EXERCISE PROMPT:
Lines from the one containing "Refrigeration capacity is" through the end of the data below are to be transcribed exactly; leave out all others.

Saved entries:
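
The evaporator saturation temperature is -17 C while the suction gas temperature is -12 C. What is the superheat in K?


Superheat = T_suction - T_evap
Superheat = -12 - (-17)
Superheat = 5 K

5


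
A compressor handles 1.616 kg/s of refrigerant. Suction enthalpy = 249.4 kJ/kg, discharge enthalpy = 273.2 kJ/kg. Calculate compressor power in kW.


dh = 273.2 - 249.4 = 23.8 kJ/kg
W = m_dot * dh = 1.616 * 23.8 = 38.46 kW

38.46


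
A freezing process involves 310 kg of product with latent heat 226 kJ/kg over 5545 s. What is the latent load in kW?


Q_lat = m * h_fg / t
Q_lat = 310 * 226 / 5545
Q_lat = 12.63 kW

12.63


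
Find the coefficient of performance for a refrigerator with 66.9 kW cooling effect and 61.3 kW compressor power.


COP = Q_evap / W
COP = 66.9 / 61.3
COP = 1.091

1.091


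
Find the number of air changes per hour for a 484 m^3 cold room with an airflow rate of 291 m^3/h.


ACH = flow / volume
ACH = 291 / 484
ACH = 0.601

0.601


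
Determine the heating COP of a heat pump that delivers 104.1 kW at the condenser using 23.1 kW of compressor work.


COP_hp = Q_cond / W
COP_hp = 104.1 / 23.1
COP_hp = 4.506

4.506


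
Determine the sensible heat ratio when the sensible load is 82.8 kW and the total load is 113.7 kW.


SHR = Q_sensible / Q_total
SHR = 82.8 / 113.7
SHR = 0.728

0.728


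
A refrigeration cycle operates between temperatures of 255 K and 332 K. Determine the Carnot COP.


dT = 332 - 255 = 77 K
COP_carnot = T_cold / dT = 255 / 77
COP_carnot = 3.312

3.312


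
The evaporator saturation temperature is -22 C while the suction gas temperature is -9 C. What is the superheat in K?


Superheat = T_suction - T_evap
Superheat = -9 - (-22)
Superheat = 13 K

13


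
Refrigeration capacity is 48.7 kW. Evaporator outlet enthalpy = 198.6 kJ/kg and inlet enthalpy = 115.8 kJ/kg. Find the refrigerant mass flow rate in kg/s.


dh = 198.6 - 115.8 = 82.8 kJ/kg
m_dot = Q / dh = 48.7 / 82.8 = 0.5882 kg/s

0.5882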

TASK SOLUTION:
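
Refrigeration capacity is 48.7 kW. Evaporator outlet enthalpy = 198.6 kJ/kg and inlet enthalpy = 115.8 kJ/kg. Find the refrigerant mass flow rate in kg/s.


dh = 198.6 - 115.8 = 82.8 kJ/kg
m_dot = Q / dh = 48.7 / 82.8 = 0.5882 kg/s

0.5882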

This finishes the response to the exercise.